### INSTRUCTIONS FOR THE TASK
Go through the records below and show every line with the string "cannot".

Stored data entries
──────────

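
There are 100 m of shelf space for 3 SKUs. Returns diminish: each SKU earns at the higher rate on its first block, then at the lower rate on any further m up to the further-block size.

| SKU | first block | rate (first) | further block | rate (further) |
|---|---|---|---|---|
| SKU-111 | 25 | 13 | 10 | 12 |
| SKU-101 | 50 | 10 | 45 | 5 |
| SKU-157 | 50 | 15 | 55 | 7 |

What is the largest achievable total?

1345

Order all 6 blocks by rate: SKU-157/T1 15 > SKU-111/T1 13 > SKU-111/T2 12 > SKU-101/T1 10 > SKU-157/T2 7 > SKU-101/T2 5.
SKU-157/T1 (15): +50 → 50 left.
SKU-111/T1 (13): +25 → 25 left.
SKU-111 T2 at 12: fill all 10 → 15 left.
SKU-101 T1 at 10: only 15 left, fill 15.
Total = 15×50 + 13×25 + 12×10 + 10×15 = 1345.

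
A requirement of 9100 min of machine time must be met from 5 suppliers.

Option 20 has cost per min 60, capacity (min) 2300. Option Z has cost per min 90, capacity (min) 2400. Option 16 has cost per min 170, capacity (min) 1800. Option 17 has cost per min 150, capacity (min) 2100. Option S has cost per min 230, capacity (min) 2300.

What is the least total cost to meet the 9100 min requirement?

1090000

Use suppliers in increasing cost order.
Option 20 at 60: take all 2300 min — 6800 still needed.
Option Z (90): use full 2400 — 4400 min to go.
Take 2100 from Option 17 at 150 — need 2300 more.
Take 1800 from Option 16 at 170 — need 500 more.
Option S (230): take the remaining 500 — done.
Cost = 2300×60 + 2400×90 + 2100×150 + 1800×170 + 500×230 = 1090000.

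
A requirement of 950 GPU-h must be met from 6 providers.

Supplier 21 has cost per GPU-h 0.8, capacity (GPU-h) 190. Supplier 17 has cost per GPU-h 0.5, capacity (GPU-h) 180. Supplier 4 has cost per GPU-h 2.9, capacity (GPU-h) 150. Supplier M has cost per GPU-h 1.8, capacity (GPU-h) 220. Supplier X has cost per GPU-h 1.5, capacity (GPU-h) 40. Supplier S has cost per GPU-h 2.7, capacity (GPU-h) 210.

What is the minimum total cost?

1584

Cheapest first:
Supplier 17 at 0.5: take all 180 GPU-h → 770 still needed.
Supplier 21 (0.8): use full 190 → 580 GPU-h to go.
Supplier X at 1.5: take all 40 GPU-h → 540 still needed.
Supplier M (1.8): use full 220 → 320 GPU-h to go.
Supplier S (2.7): use full 210 → 110 GPU-h to go.
Supplier 4 at 2.9: take 110 of its 150 → requirement met.
Cost = 180×0.5 + 190×0.8 + 40×1.5 + 220×1.8 + 210×2.7 + 110×2.9 = 1584.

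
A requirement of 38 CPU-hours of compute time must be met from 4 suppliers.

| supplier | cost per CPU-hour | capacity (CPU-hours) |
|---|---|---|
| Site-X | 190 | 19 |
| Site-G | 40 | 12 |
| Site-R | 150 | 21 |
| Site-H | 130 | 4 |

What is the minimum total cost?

Cheapest first:
Site-G at 40: take all 12 CPU-hours ; 26 still needed.
Take 4 from Site-H at 130 ; need 22 more.
Site-R (150): use full 21 ; 1 CPU-hours to go.
Site-X at 190: take 1 of its 19 ; requirement met.
Cost = 12×40 + 4×130 + 21×150 + 1×190 = 4340.

4340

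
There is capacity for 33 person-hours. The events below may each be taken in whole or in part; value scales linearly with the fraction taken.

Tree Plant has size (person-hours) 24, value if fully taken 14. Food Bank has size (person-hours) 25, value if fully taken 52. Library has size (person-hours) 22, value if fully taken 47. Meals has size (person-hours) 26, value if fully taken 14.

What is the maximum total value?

69.88

Rank by value-to-size ratio: Library 47/22≈2.14, Food Bank 52/25≈2.08, Tree Plant 14/24≈0.583, Meals 14/26≈0.538.
Take all of Library (22 person-hours, value 47) — 11 person-hours left.
Fill the last 11 person-hours with part of Food Bank: 11/25 of it earns 22.88.
Total value = 69.88.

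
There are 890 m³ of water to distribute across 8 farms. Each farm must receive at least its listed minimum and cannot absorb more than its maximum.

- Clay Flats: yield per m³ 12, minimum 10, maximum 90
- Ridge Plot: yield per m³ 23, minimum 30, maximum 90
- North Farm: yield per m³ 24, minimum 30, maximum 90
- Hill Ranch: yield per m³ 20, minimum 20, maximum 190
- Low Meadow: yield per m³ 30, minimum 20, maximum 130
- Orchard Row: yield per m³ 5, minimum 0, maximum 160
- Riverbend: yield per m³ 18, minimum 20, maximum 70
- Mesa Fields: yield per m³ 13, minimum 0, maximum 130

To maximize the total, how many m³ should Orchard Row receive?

Meeting every minimum uses 10+30+30+20+20+0+20+0 = 130 m³, leaving 760.
Rank by yield per m³: Low Meadow 30 > North Farm 24 > Ridge Plot 23 > Hill Ranch 20 > Riverbend 18 > Mesa Fields 13 > Clay Flats 12 > Orchard Row 5.
Low Meadow: +110 to 130 (cap) ; 650 left.
Give North Farm 60 more to hit its cap of 90 ; 590 left.
Ridge Plot takes 60 more to reach its cap of 90 ; 530 left.
Hill Ranch takes 170 more to reach its cap of 190 ; 360 left.
Riverbend takes 50 more to reach its cap of 70 ; 310 left.
Mesa Fields: +130 to 130 (cap) ; 180 left.
Give Clay Flats 80 more to hit its cap of 90 ; 100 left.
Orchard Row: +100 (room for 160) → 100. Pool exhausted.

100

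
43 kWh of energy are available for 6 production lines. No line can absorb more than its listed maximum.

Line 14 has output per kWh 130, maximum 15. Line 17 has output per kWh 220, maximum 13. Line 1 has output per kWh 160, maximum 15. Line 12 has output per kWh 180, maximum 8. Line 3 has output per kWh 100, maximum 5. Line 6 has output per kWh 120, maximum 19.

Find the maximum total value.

Order the production lines by output per kWh: Line 17 220 > Line 12 180 > Line 1 160 > Line 14 130 > Line 6 120 > Line 3 100.
Line 17: +13 to 13 (cap) — 30 left.
Line 12: +8 to 8 (cap) — 22 left.
Line 1 takes 15 to reach its cap of 15 — 7 left.
Line 14: +7 (room for 15) → 7. Pool exhausted.
Total = 130×7 + 220×13 + 160×15 + 180×8 = 7610.

7610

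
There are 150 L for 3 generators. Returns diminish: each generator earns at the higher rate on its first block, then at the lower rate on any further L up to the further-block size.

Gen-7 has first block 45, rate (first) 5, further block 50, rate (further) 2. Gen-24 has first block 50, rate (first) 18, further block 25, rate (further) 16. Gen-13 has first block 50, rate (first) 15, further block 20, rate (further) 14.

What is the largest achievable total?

2355

Treat each block as its own option and order by rate: Gen-24/tier1 18 > Gen-24/tier2 16 > Gen-13/tier1 15 > Gen-13/tier2 14 > Gen-7/tier1 5 > Gen-7/tier2 2.
Gen-24/tier1 (18): +50 — 100 left.
Gen-24 tier2 at 16: fill all 25 — 75 left.
Gen-13 tier1 at 15: fill all 50 — 25 left.
Gen-13/tier2 (14): +20 — 5 left.
5 remain; put them into Gen-7 tier1 at 5.
Total = 18×50 + 16×25 + 15×50 + 14×20 + 5×5 = 2355.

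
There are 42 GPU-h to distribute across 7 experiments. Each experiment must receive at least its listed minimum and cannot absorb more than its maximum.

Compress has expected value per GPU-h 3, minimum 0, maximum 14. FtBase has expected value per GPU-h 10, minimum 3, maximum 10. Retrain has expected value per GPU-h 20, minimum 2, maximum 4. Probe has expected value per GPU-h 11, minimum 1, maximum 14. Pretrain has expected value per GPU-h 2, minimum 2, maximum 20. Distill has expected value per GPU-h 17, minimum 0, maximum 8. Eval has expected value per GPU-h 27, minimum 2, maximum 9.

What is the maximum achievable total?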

──────────

### SOLUTION TO THE PROBLEM
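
There are 890 m³ of water to distribute across 8 farms. Each farm must receive at least its listed minimum and cannot absorb more than its maximum.
There are 42 GPU-h to distribute across 7 experiments. Each experiment must receive at least its listed minimum and cannot absorb more than its maximum.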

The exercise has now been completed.